● Goal of the exercise
Beginning with the first line below, please restate each line exactly, down to and including the line containing "The intended constraints were: Coincident(T, Origin);".

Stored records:

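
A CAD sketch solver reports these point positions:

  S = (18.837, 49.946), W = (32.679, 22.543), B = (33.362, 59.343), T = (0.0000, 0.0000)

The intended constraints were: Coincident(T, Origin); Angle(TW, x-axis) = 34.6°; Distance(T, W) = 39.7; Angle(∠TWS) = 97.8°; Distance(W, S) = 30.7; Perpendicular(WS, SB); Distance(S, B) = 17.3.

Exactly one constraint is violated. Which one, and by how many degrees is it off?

Perpendicular(WS, SB) — off by 6.10°.

T = (0.00, 0.00) ✓; TW at 34.60° ✓; |TW| = 39.70 ✓; ∠TWS = 97.80° ✓; |WS| = 30.70 ✓; ∠(WS, SB) = 83.90° ✗; |SB| = 17.30 ✓.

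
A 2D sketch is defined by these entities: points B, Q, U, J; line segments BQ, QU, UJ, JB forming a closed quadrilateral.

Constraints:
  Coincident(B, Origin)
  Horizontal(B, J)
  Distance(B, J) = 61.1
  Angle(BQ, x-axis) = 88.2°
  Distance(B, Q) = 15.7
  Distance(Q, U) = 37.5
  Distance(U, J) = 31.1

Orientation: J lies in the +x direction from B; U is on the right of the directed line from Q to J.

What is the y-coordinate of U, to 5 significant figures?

-6.5365

B is at the origin; BJ is horizontal with |BJ| = 61.1 and J in +x, so J = (61.1, 0). BQ runs at 88.2° with |BQ| = 15.7, so Q = (0.49315, 15.692). U is determined by |QU| = 37.5 and |UJ| = 31.1 together: it lies at the intersection of circle(Q, 37.5) and circle(J, 31.1). With |QJ| = 62.605, the foot of the radical line on QJ is 34.809 from Q and the perpendicular offset is √(37.5² − 34.809²) = 13.949. Taking the right-of-QJ solution: U = (30.695, -6.5365).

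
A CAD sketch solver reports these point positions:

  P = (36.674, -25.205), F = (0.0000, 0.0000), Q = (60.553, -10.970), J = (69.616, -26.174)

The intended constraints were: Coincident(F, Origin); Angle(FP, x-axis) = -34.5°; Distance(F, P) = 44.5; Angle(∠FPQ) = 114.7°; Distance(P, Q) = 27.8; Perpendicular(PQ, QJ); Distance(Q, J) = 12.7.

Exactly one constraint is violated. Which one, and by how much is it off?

Distance(Q, J) = 12.7 — off by 5.00.

F = (0.00, 0.00) ✓; FP at -34.50° ✓; |FP| = 44.50 ✓; ∠FPQ = 114.7° ✓; |PQ| = 27.80 ✓; ∠(PQ, QJ) = 90.00° ✓; |QJ| = 17.70 ✗.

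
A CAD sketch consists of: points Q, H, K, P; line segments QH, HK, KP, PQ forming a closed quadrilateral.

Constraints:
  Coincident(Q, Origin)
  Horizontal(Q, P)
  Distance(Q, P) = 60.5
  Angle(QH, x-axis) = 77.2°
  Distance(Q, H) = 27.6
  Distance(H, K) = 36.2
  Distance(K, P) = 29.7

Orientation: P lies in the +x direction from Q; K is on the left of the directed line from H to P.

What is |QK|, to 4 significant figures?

48.17

Q is at the origin; QP is horizontal with |QP| = 60.5 and P in +x, so P = (60.5, 0). QH runs at 77.2° with |QH| = 27.6, so H = (6.115, 26.91). K is determined by |HK| = 36.2 and |KP| = 29.7 together: it lies at the intersection of circle(H, 36.2) and circle(P, 29.7). With |HP| = 60.68, the foot of the radical line on HP is 33.87 from H and the perpendicular offset is √(36.2² − 33.87²) = 12.78. Taking the left-of-HP solution: K = (42.14, 23.34).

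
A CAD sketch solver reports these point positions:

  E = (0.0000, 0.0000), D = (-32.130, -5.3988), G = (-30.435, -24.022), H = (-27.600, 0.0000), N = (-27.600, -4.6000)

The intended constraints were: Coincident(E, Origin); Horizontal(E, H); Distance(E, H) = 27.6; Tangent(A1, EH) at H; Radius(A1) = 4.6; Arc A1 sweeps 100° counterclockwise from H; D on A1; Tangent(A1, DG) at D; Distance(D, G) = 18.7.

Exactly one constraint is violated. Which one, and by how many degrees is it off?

Tangent(A1, DG) at D — off by 4.80°.

E = (0.00, 0.00) ✓; E.y = 0.00, H.y = 0.00 ✓; |EH| = 27.60 ✓; ∠(NH, HE) = 90.00° ✓; |NH| = 4.600 ✓; bearing(N→D) − bearing(N→H) = 100.0° ✓; |ND| = 4.600 ✓; ∠(ND, DG) = 94.80° ✗; |DG| = 18.70 ✓.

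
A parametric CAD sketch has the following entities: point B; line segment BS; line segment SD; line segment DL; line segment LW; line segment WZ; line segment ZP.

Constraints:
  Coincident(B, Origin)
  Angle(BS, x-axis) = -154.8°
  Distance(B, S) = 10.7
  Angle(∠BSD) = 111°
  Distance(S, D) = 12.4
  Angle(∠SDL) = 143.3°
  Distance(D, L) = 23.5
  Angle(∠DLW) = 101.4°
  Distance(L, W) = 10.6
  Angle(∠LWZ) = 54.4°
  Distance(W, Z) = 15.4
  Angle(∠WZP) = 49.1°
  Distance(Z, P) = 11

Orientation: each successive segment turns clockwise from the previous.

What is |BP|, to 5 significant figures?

33.912

B is at the origin; BS runs at -154.8° with length 10.7, so S = (-9.6816, -4.5558). ∠BSD = 111.0° gives SD at 136.20° from the x-axis; with |SD| = 12.4, D = (-18.631, 4.0267). ∠SDL = 143.3° gives DL at 99.500° from the x-axis; with |DL| = 23.5, L = (-22.510, 27.204). ∠DLW = 101.4° gives LW at 20.900° from the x-axis; with |LW| = 10.6, W = (-12.608, 30.986). ∠LWZ = 54.4° gives WZ at -104.70° from the x-axis; with |WZ| = 15.4, Z = (-16.515, 16.090). ∠WZP = 49.1° gives ZP at 124.40° from the x-axis; with |ZP| = 11.0, P = (-22.730, 25.166). Then |BP| = |P − B| = 33.912.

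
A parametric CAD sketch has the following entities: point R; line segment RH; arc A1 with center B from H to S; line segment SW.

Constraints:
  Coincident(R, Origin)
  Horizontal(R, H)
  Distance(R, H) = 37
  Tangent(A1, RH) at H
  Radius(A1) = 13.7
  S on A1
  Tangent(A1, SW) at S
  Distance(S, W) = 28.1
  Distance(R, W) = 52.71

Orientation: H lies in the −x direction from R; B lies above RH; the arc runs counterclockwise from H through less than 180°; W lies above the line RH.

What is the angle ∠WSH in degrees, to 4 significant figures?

129.3°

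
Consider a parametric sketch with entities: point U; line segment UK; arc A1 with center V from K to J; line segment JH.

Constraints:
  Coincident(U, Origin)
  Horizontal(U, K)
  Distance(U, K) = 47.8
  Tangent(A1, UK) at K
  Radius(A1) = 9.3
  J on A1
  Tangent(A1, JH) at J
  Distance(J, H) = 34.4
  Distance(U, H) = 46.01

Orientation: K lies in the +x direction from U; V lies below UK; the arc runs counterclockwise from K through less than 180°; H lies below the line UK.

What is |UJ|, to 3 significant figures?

39.6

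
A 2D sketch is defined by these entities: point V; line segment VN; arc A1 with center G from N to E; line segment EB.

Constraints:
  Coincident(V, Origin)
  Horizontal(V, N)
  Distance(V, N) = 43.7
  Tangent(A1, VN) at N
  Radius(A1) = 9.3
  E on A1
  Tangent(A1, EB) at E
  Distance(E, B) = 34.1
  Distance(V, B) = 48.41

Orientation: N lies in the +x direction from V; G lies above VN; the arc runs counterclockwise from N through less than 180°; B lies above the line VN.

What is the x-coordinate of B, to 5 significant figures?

26.776

Checks: |GE| = 9.300 ✓; ∠(GE, EB) = 90.00° ✓; |EB| = 34.10 ✓; |VB| = 48.41 ✓.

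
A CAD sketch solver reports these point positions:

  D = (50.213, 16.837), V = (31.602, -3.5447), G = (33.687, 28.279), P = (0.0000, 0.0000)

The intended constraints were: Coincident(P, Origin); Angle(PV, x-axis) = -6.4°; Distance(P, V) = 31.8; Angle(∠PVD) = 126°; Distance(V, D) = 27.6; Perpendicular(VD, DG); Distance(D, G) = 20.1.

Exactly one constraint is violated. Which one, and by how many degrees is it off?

Perpendicular(VD, DG) — off by 7.70°.

P = (0.00, 0.00) ✓; PV at -6.400° ✓; |PV| = 31.80 ✓; ∠PVD = 126.0° ✓; |VD| = 27.60 ✓; ∠(VD, DG) = 97.70° ✗; |DG| = 20.10 ✓.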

● Response area
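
A CAD sketch solver reports these point positions:

  S = (18.837, 49.946), W = (32.679, 22.543), B = (33.362, 59.343), T = (0.0000, 0.0000)

The intended constraints were: Coincident(T, Origin); Angle(TW, x-axis) = 34.6°; Distance(T, W) = 39.7; Angle(∠TWS) = 97.8°; Distance(W, S) = 30.7; Perpendicular(WS, SB); Distance(S, B) = 17.3.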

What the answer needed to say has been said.